§ PROBLEM TO SOLVE
Find "Does F(¬w) follow from these premises?" and "Take these as" in the records below. Copy the lines holding them and every line between, exactly, and no others.

[Collected data]
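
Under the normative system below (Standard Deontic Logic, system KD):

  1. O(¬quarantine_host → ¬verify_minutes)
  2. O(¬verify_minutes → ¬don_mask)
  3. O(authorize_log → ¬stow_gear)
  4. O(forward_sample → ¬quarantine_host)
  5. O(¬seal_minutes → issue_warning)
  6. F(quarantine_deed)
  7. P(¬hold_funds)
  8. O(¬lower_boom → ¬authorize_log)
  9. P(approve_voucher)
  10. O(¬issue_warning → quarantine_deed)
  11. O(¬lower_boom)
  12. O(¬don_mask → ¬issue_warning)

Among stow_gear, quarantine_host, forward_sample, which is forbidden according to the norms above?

forward_sample

Premise 6 is F(quarantine_deed), i.e. O(¬quarantine_deed).
Premise 10 is O(¬issue_warning → quarantine_deed); contrapositively O(¬quarantine_deed → issue_warning). Since O(¬quarantine_deed) holds, K gives O(issue_warning).
Premise 12, O(¬don_mask → ¬issue_warning), contraposes to O(issue_warning → don_mask); with O(issue_warning) we get O(don_mask).
The contrapositive of premise 2 (O(¬verify_minutes → ¬don_mask)) is O(don_mask → verify_minutes), and O(don_mask) is already established, so O(verify_minutes).
Premise 1, O(¬quarantine_host → ¬verify_minutes), contraposes to O(verify_minutes → quarantine_host); with O(verify_minutes) we get O(quarantine_host).
Premise 4 is O(forward_sample → ¬quarantine_host); contrapositively O(quarantine_host → ¬forward_sample). Since O(quarantine_host) holds, K gives O(¬forward_sample).
So O(¬forward_sample) holds, i.e. forward_sample is forbidden. None of the other listed options is forbidden under the premises.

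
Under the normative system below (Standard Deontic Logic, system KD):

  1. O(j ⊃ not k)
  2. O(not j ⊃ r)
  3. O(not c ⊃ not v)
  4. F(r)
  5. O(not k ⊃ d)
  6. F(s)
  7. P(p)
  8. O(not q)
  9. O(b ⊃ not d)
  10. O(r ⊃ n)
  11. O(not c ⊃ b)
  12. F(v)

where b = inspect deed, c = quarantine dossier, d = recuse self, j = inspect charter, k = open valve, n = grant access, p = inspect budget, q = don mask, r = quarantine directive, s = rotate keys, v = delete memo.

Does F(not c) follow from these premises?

Yes

Premise 4 is F(r), i.e. O(not r).
Premise 2 is O(not j ⊃ r); contrapositively O(not r ⊃ j). Since O(not r) holds, K gives O(j).
Premise 1 is O(j ⊃ not k); since O(j), deontic closure gives O(not k).
From O(not k) and premise 5, O(not k ⊃ d), we obtain O(d).
Premise 9, O(b ⊃ not d), contraposes to O(d ⊃ not b); with O(d) we get O(not b).
Premise 11 is O(not c ⊃ b); contrapositively O(not b ⊃ c). Since O(not b) holds, K gives O(c).
Premises 3, 6, 7, 8, 10, 12 do not contribute to this derivation.
So O(c) holds, i.e. F(not c). The claim follows.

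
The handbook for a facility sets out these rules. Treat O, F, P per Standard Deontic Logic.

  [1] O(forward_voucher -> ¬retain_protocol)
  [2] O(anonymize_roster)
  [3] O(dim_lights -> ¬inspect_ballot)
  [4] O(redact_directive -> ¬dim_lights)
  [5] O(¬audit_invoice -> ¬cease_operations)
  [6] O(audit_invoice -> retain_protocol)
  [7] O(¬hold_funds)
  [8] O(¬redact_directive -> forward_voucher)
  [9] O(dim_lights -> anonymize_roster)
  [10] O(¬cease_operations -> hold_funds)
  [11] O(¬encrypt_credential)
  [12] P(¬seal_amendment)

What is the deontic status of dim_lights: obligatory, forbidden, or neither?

Forbidden

Premise 7 states O(¬hold_funds) outright.
The contrapositive of premise 10 (O(¬cease_operations -> hold_funds)) is O(¬hold_funds -> cease_operations), and O(¬hold_funds) is already established, so O(cease_operations).
Premise 5 is O(¬audit_invoice -> ¬cease_operations); contrapositively O(cease_operations -> audit_invoice). Since O(cease_operations) holds, K gives O(audit_invoice).
From O(audit_invoice) and premise 6, O(audit_invoice -> retain_protocol), we obtain O(retain_protocol).
Premise 1, O(forward_voucher -> ¬retain_protocol), contraposes to O(retain_protocol -> ¬forward_voucher); with O(retain_protocol) we get O(¬forward_voucher).
Premise 8 is O(¬redact_directive -> forward_voucher); contrapositively O(¬forward_voucher -> redact_directive). Since O(¬forward_voucher) holds, K gives O(redact_directive).
From O(redact_directive) and premise 4, O(redact_directive -> ¬dim_lights), we obtain O(¬dim_lights).
Premises 2, 3, 9, 11, 12 do not contribute to this derivation.
Thus O(¬dim_lights), which is F(dim_lights): dim_lights is forbidden.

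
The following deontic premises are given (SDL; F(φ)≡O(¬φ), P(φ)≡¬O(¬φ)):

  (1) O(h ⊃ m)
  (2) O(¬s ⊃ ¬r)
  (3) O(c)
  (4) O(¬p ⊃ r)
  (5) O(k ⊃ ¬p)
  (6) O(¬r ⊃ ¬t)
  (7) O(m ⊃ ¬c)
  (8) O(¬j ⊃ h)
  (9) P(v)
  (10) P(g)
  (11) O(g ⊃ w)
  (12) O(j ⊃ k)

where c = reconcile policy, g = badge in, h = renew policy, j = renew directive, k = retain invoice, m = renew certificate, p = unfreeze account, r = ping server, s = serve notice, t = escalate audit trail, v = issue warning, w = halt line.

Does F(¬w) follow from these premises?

Premise 11 is O(g ⊃ w), but O(g) is not derivable from the premises (the permission P(g) asserts only ¬O(¬g), not O(g)), so it does not yield O(w).
No other premise forces O(w). An ideal world satisfying every premise can still have ¬w true, so F(¬w) is not derivable.

No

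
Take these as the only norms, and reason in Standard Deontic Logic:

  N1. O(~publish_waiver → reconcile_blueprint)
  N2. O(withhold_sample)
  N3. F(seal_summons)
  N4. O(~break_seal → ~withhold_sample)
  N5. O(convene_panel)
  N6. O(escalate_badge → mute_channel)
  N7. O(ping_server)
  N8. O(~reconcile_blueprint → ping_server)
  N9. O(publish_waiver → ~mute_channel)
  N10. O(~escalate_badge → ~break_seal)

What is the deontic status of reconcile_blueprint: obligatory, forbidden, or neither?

Premise 2 states O(withhold_sample) outright.
Premise 4, O(~break_seal → ~withhold_sample), contraposes to O(withhold_sample → break_seal); with O(withhold_sample) we get O(break_seal).
The contrapositive of premise 10 (O(~escalate_badge → ~break_seal)) is O(break_seal → escalate_badge), and O(break_seal) is already established, so O(escalate_badge).
Applying K to premise 6 (O(escalate_badge → mute_channel)) and O(escalate_badge) yields O(mute_channel).
Premise 9, O(publish_waiver → ~mute_channel), contraposes to O(mute_channel → ~publish_waiver); with O(mute_channel) we get O(~publish_waiver).
Applying K to premise 1 (O(~publish_waiver → reconcile_blueprint)) and O(~publish_waiver) yields O(reconcile_blueprint).
Premises 3, 5, 7, 8 do not contribute to this derivation.
Hence reconcile_blueprint is obligatory.

Obligatory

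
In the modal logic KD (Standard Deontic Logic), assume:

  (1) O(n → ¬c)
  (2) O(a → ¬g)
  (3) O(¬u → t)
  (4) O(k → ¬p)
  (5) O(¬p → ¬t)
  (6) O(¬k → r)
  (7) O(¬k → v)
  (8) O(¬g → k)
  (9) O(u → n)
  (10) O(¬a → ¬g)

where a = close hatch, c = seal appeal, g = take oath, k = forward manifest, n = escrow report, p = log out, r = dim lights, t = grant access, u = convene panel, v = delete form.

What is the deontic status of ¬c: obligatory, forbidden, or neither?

Premises 2 and 10 cover both cases: O(a → ¬g) and O(¬a → ¬g). Since a ∨ ¬a is a tautology, O(¬g) follows.
From O(¬g) and premise 8, O(¬g → k), we obtain O(k).
Premise 4 is O(k → ¬p); since O(k), deontic closure gives O(¬p).
Premise 5 is O(¬p → ¬t); since O(¬p), deontic closure gives O(¬t).
Premise 3 is O(¬u → t); contrapositively O(¬t → u). Since O(¬t) holds, K gives O(u).
From O(u) and premise 9, O(u → n), we obtain O(n).
Premise 1 is O(n → ¬c); since O(n), deontic closure gives O(¬c).
Premises 6, 7 do not contribute to this derivation.
Hence ¬c is obligatory.

Obligatory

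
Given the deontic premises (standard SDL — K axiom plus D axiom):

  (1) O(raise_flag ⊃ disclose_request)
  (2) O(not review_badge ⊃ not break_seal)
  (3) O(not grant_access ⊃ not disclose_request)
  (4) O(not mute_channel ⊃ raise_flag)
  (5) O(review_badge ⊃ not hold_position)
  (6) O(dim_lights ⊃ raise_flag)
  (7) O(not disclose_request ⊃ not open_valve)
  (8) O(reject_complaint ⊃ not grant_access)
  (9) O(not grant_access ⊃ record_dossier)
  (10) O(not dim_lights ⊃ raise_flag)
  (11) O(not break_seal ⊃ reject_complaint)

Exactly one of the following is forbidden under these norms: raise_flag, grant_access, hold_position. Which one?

Premises 10 and 6 cover both cases: O(not dim_lights ⊃ raise_flag) and O(dim_lights ⊃ raise_flag). Since not dim_lights ∨ dim_lights is a tautology, O(raise_flag) follows.
From O(raise_flag) and premise 1, O(raise_flag ⊃ disclose_request), we obtain O(disclose_request).
Premise 3, O(not grant_access ⊃ not disclose_request), contraposes to O(disclose_request ⊃ grant_access); with O(disclose_request) we get O(grant_access).
Premise 8 is O(reject_complaint ⊃ not grant_access); contrapositively O(grant_access ⊃ not reject_complaint). Since O(grant_access) holds, K gives O(not reject_complaint).
Premise 11, O(not break_seal ⊃ reject_complaint), contraposes to O(not reject_complaint ⊃ break_seal); with O(not reject_complaint) we get O(break_seal).
Premise 2 is O(not review_badge ⊃ not break_seal); contrapositively O(break_seal ⊃ review_badge). Since O(break_seal) holds, K gives O(review_badge).
Premise 5 is O(review_badge ⊃ not hold_position); since O(review_badge), deontic closure gives O(not hold_position).
So O(not hold_position) holds, i.e. hold_position is forbidden. None of the other listed options is forbidden under the premises.

hold_position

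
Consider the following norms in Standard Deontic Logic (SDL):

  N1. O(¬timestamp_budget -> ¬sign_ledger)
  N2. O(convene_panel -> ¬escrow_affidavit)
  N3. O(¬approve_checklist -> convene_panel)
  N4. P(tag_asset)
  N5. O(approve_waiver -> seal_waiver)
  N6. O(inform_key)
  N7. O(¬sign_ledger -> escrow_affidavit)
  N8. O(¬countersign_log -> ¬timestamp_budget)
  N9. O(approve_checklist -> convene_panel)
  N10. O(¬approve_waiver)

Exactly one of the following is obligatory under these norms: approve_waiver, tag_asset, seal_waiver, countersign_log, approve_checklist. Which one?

countersign_log

Premises 3 and 9 are O(¬approve_checklist -> convene_panel) and O(approve_checklist -> convene_panel); every ideal world satisfies ¬approve_checklist or approve_checklist, so in either case convene_panel holds — hence O(convene_panel).
From O(convene_panel) and premise 2, O(convene_panel -> ¬escrow_affidavit), we obtain O(¬escrow_affidavit).
Premise 7 is O(¬sign_ledger -> escrow_affidavit); contrapositively O(¬escrow_affidavit -> sign_ledger). Since O(¬escrow_affidavit) holds, K gives O(sign_ledger).
Premise 1, O(¬timestamp_budget -> ¬sign_ledger), contraposes to O(sign_ledger -> timestamp_budget); with O(sign_ledger) we get O(timestamp_budget).
The contrapositive of premise 8 (O(¬countersign_log -> ¬timestamp_budget)) is O(timestamp_budget -> countersign_log), and O(timestamp_budget) is already established, so O(countersign_log).
So O(countersign_log) holds — countersign_log is obligatory. None of the other listed options is made obligatory by any chain of premises.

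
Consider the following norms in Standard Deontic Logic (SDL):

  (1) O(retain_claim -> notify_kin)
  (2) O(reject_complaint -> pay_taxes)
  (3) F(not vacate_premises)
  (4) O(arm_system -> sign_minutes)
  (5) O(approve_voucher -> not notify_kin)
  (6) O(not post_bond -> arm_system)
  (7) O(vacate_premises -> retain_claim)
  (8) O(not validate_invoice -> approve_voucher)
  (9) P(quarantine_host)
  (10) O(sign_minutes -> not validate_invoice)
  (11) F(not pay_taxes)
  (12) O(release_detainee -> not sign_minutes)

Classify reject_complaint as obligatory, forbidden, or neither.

Premise 2 is O(reject_complaint -> pay_taxes); even if O(pay_taxes) held, inferring O(reject_complaint) would be affirming the consequent — invalid.
No premise or chain of K-axiom applications forces O(reject_complaint), and none forces O(not reject_complaint). So reject_complaint is neither obligatory nor forbidden under these norms.

Neither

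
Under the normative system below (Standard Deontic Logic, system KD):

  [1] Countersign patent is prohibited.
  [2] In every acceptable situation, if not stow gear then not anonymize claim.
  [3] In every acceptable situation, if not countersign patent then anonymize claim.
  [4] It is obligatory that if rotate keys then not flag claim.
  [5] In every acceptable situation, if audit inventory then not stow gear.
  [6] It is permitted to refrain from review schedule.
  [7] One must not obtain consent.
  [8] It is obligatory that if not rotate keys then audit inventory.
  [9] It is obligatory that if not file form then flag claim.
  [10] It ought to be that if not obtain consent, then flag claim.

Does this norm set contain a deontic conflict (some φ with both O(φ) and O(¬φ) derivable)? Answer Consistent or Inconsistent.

Inconsistent

F(obtain_consent) at premise 7 means O(¬obtain_consent).
Premise 10 is O(¬obtain_consent → flag_claim); since O(¬obtain_consent), deontic closure gives O(flag_claim).
Premise 4, O(rotate_keys → ¬flag_claim), contraposes to O(flag_claim → ¬rotate_keys); with O(flag_claim) we get O(¬rotate_keys).
Applying K to premise 8 (O(¬rotate_keys → audit_inventory)) and O(¬rotate_keys) yields O(audit_inventory).
From O(audit_inventory) and premise 5, O(audit_inventory → ¬stow_gear), we obtain O(¬stow_gear).
Premise 2 is O(¬stow_gear → ¬anonymize_claim); since O(¬stow_gear), deontic closure gives O(¬anonymize_claim).
Premise 3 is O(¬countersign_patent → anonymize_claim); contrapositively O(¬anonymize_claim → countersign_patent). Since O(¬anonymize_claim) holds, K gives O(countersign_patent).
But premise 1, F(countersign_patent), means O(¬countersign_patent).
We now have both O(countersign_patent) and O(¬countersign_patent) — countersign_patent is simultaneously obligatory and forbidden, violating the D-axiom.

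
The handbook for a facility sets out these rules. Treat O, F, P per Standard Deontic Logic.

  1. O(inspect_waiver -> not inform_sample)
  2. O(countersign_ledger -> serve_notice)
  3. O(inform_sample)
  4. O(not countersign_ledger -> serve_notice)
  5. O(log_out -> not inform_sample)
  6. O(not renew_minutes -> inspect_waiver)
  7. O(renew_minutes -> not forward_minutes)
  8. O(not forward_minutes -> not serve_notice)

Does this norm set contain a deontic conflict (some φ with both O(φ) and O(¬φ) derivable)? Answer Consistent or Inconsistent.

Premises 4 and 2 cover both cases: O(not countersign_ledger -> serve_notice) and O(countersign_ledger -> serve_notice). Since not countersign_ledger ∨ countersign_ledger is a tautology, O(serve_notice) follows.
The contrapositive of premise 8 (O(not forward_minutes -> not serve_notice)) is O(serve_notice -> forward_minutes), and O(serve_notice) is already established, so O(forward_minutes).
Premise 7, O(renew_minutes -> not forward_minutes), contraposes to O(forward_minutes -> not renew_minutes); with O(forward_minutes) we get O(not renew_minutes).
With premise 6, O(not renew_minutes -> inspect_waiver), the K-axiom yields O(inspect_waiver).
Premise 1 is O(inspect_waiver -> not inform_sample); since O(inspect_waiver), deontic closure gives O(not inform_sample).
However, premise 3 gives O(inform_sample).
We now have both O(not inform_sample) and O(inform_sample) — inform_sample is simultaneously obligatory and forbidden, violating the D-axiom.

Inconsistent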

§ SOLUTION FOR THIS TASK
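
Does F(¬w) follow from these premises?

Premise 11 is O(g ⊃ w), but O(g) is not derivable from the premises (the permission P(g) asserts only ¬O(¬g), not O(g)), so it does not yield O(w).
No other premise forces O(w). An ideal world satisfying every premise can still have ¬w true, so F(¬w) is not derivable.

No

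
Take these as the only norms, and reason in Standard Deontic Logic: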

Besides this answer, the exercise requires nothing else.